■ Instructions to follow
Two lines mark the range in the entries below: the one holding "((4 / 3) * 55) / ((12" and the one holding "728/((-1 * 401)) = -728/401 = -1.82". Set down those two and all lines between them, exactly.

■ Stored data entries
□ □ □

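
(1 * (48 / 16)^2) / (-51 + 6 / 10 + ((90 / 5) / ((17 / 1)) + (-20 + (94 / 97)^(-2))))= -6759540 / 51279619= -0.13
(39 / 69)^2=169 / 529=0.32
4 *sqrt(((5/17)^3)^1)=20 *sqrt(85)/289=0.64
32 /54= 16 /27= 0.59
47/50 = 0.94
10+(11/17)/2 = 351/34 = 10.32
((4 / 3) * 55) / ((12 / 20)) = 1100 / 9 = 122.22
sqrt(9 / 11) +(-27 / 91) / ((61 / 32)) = -864 / 5551 +3 *sqrt(11) / 11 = 0.75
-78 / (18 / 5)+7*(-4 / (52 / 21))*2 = -1727 / 39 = -44.28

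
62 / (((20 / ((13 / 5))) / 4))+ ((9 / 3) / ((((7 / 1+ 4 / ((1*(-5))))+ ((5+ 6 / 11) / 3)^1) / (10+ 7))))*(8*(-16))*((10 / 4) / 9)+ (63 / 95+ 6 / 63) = -159212303 / 827925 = -192.30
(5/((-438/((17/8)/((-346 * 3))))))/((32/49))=4165/116388864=0.00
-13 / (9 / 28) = -364 / 9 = -40.44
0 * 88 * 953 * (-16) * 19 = 0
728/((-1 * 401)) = -728/401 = -1.82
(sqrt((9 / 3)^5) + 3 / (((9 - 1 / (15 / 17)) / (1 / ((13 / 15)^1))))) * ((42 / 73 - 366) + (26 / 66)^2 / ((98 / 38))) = -1423223633 * sqrt(3) / 432817 - 8210905575 / 51072406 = -5856.24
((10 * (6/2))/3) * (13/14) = 9.29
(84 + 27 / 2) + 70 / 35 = 199 / 2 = 99.50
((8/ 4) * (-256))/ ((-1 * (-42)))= -256/ 21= -12.19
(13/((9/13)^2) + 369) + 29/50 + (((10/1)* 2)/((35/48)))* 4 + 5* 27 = 18184193/28350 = 641.42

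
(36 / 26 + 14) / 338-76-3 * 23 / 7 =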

□ □ □

■ Completed task
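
((4 / 3) * 55) / ((12 / 20)) = 1100 / 9 = 122.22
sqrt(9 / 11) +(-27 / 91) / ((61 / 32)) = -864 / 5551 +3 *sqrt(11) / 11 = 0.75
-78 / (18 / 5)+7*(-4 / (52 / 21))*2 = -1727 / 39 = -44.28

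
62 / (((20 / ((13 / 5))) / 4))+ ((9 / 3) / ((((7 / 1+ 4 / ((1*(-5))))+ ((5+ 6 / 11) / 3)^1) / (10+ 7))))*(8*(-16))*((10 / 4) / 9)+ (63 / 95+ 6 / 63) = -159212303 / 827925 = -192.30
(5/((-438/((17/8)/((-346 * 3))))))/((32/49))=4165/116388864=0.00
-13 / (9 / 28) = -364 / 9 = -40.44
0 * 88 * 953 * (-16) * 19 = 0
728/((-1 * 401)) = -728/401 = -1.82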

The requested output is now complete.